### RECORDS FOR THIS TASK
*** Begin section ***

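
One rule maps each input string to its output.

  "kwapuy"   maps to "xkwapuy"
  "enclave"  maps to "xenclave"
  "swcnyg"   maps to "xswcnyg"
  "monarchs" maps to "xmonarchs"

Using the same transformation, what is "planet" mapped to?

xplanet

Looking at the pairs, the operation is to prepend "x".
On "planet" that produces "xplanet".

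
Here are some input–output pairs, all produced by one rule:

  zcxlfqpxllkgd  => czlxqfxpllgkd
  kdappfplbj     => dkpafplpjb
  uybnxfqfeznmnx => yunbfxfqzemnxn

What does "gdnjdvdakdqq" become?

dgjnvdaddkqq

What's happening: swap each adjacent pair of characters (1↔2, 3↔4, ...).
Doing the same to "gdnjdvdakdqq": "dgjnvdaddkqq".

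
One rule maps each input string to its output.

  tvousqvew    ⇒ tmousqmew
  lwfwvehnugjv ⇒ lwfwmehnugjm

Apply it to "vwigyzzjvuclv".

In each case the input is transformed by: replace every "v" with "m".
On "vwigyzzjvuclv" that produces "mwigyzzjmuclm".

mwigyzzjmuclm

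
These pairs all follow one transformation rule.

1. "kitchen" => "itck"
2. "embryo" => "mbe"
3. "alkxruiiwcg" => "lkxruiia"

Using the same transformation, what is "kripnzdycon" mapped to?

Looking at the pairs, the operation is to delete the last 3 characters, then move the first character to the end.
Starting from "kripnzdycon": after the first operation, "kripnzdy"; after the second, "ripnzdyk".

ripnzdyk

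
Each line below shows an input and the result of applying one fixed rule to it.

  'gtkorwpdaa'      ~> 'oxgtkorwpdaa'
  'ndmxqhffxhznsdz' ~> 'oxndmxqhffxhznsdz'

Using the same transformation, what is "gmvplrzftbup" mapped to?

The rule is to prepend "ox".
Applying that to "gmvplrzftbup" gives "oxgmvplrzftbup".

oxgmvplrzftbup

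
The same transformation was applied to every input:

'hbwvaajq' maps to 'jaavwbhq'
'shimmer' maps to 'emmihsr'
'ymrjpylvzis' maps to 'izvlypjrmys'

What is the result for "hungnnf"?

The rule is to move the last character to the front, then reverse the string.
Applying both steps to "hungnnf": "fhungnn", then "nngnuhf".
(Check on "ymrjpylvzis": → "symrjpylvzi" → "izvlypjrmys" ✓)

nngnuhf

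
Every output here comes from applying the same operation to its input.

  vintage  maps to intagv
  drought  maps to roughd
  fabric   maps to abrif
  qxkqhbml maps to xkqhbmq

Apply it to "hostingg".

The transformation: delete the last character, then move the first character to the end.
On "hostingg": the first step gives "hosting", and the second then gives "ostingh".

ostingh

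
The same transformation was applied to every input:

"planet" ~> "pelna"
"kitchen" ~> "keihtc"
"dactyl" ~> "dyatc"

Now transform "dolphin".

Rule — delete the last character, then take characters alternately from the front and the back (1st, last, 2nd, 2nd-last, ...).
Applying that to "dolphin" gives "diohlp".
(Check on "planet": → "plane" → "pelna" ✓)

diohlp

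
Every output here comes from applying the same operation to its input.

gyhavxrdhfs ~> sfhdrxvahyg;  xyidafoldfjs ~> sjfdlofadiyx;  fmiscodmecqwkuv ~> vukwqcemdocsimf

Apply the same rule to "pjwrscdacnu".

Rule — reverse the string.
For "pjwrscdacnu" the result is "uncadcsrwjp".

uncadcsrwjp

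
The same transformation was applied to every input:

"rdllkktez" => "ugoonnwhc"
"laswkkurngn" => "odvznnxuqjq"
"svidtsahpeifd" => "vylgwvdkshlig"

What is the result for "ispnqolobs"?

lvsqtrorev

Rule — shift every letter 3 places forward in the alphabet (wrapping around).
For "ispnqolobs" the result is "lvsqtrorev".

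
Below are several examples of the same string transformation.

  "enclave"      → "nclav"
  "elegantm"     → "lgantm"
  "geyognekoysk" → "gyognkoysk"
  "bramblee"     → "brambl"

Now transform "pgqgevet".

pgqgvt

The pattern: remove every "e".
Doing the same to "pgqgevet": "pgqgvt".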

*** End section ***

### WORK ORDER
Could you print all of the data above once more, unaltered?

### EXERCISE RESPONSE
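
One rule maps each input string to its output.

  "kwapuy"   maps to "xkwapuy"
  "enclave"  maps to "xenclave"
  "swcnyg"   maps to "xswcnyg"
  "monarchs" maps to "xmonarchs"

Using the same transformation, what is "planet" mapped to?

xplanet

Looking at the pairs, the operation is to prepend "x".
On "planet" that produces "xplanet".

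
Here are some input–output pairs, all produced by one rule:

  zcxlfqpxllkgd  => czlxqfxpllgkd
  kdappfplbj     => dkpafplpjb
  uybnxfqfeznmnx => yunbfxfqzemnxn

What does "gdnjdvdakdqq" become?

dgjnvdaddkqq

What's happening: swap each adjacent pair of characters (1↔2, 3↔4, ...).
Doing the same to "gdnjdvdakdqq": "dgjnvdaddkqq".

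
One rule maps each input string to its output.

  tvousqvew    ⇒ tmousqmew
  lwfwvehnugjv ⇒ lwfwmehnugjm

Apply it to "vwigyzzjvuclv".

In each case the input is transformed by: replace every "v" with "m".
On "vwigyzzjvuclv" that produces "mwigyzzjmuclm".

mwigyzzjmuclm

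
These pairs all follow one transformation rule.

1. "kitchen" => "itck"
2. "embryo" => "mbe"
3. "alkxruiiwcg" => "lkxruiia"

Using the same transformation, what is "kripnzdycon" mapped to?

Looking at the pairs, the operation is to delete the last 3 characters, then move the first character to the end.
Starting from "kripnzdycon": after the first operation, "kripnzdy"; after the second, "ripnzdyk".

ripnzdyk

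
Each line below shows an input and the result of applying one fixed rule to it.

  'gtkorwpdaa'      ~> 'oxgtkorwpdaa'
  'ndmxqhffxhznsdz' ~> 'oxndmxqhffxhznsdz'

Using the same transformation, what is "gmvplrzftbup" mapped to?

The rule is to prepend "ox".
Applying that to "gmvplrzftbup" gives "oxgmvplrzftbup".

oxgmvplrzftbup

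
The same transformation was applied to every input:

'hbwvaajq' maps to 'jaavwbhq'
'shimmer' maps to 'emmihsr'
'ymrjpylvzis' maps to 'izvlypjrmys'

What is the result for "hungnnf"?

The rule is to move the last character to the front, then reverse the string.
Applying both steps to "hungnnf": "fhungnn", then "nngnuhf".
(Check on "ymrjpylvzis": → "symrjpylvzi" → "izvlypjrmys" ✓)

nngnuhf

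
Every output here comes from applying the same operation to its input.

  vintage  maps to intagv
  drought  maps to roughd
  fabric   maps to abrif
  qxkqhbml maps to xkqhbmq

Apply it to "hostingg".

The transformation: delete the last character, then move the first character to the end.
On "hostingg": the first step gives "hosting", and the second then gives "ostingh".

ostingh

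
The same transformation was applied to every input:

"planet" ~> "pelna"
"kitchen" ~> "keihtc"
"dactyl" ~> "dyatc"

Now transform "dolphin".

Rule — delete the last character, then take characters alternately from the front and the back (1st, last, 2nd, 2nd-last, ...).
Applying that to "dolphin" gives "diohlp".
(Check on "planet": → "plane" → "pelna" ✓)

diohlp

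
Every output here comes from applying the same operation to its input.

gyhavxrdhfs ~> sfhdrxvahyg;  xyidafoldfjs ~> sjfdlofadiyx;  fmiscodmecqwkuv ~> vukwqcemdocsimf

Apply the same rule to "pjwrscdacnu".

Rule — reverse the string.
For "pjwrscdacnu" the result is "uncadcsrwjp".

uncadcsrwjp

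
The same transformation was applied to every input:

"rdllkktez" => "ugoonnwhc"
"laswkkurngn" => "odvznnxuqjq"
"svidtsahpeifd" => "vylgwvdkshlig"

What is the result for "ispnqolobs"?

lvsqtrorev

Rule — shift every letter 3 places forward in the alphabet (wrapping around).
For "ispnqolobs" the result is "lvsqtrorev".

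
Below are several examples of the same string transformation.

  "enclave"      → "nclav"
  "elegantm"     → "lgantm"
  "geyognekoysk" → "gyognkoysk"
  "bramblee"     → "brambl"

Now transform "pgqgevet".

pgqgvt

The pattern: remove every "e".
Doing the same to "pgqgevet": "pgqgvt".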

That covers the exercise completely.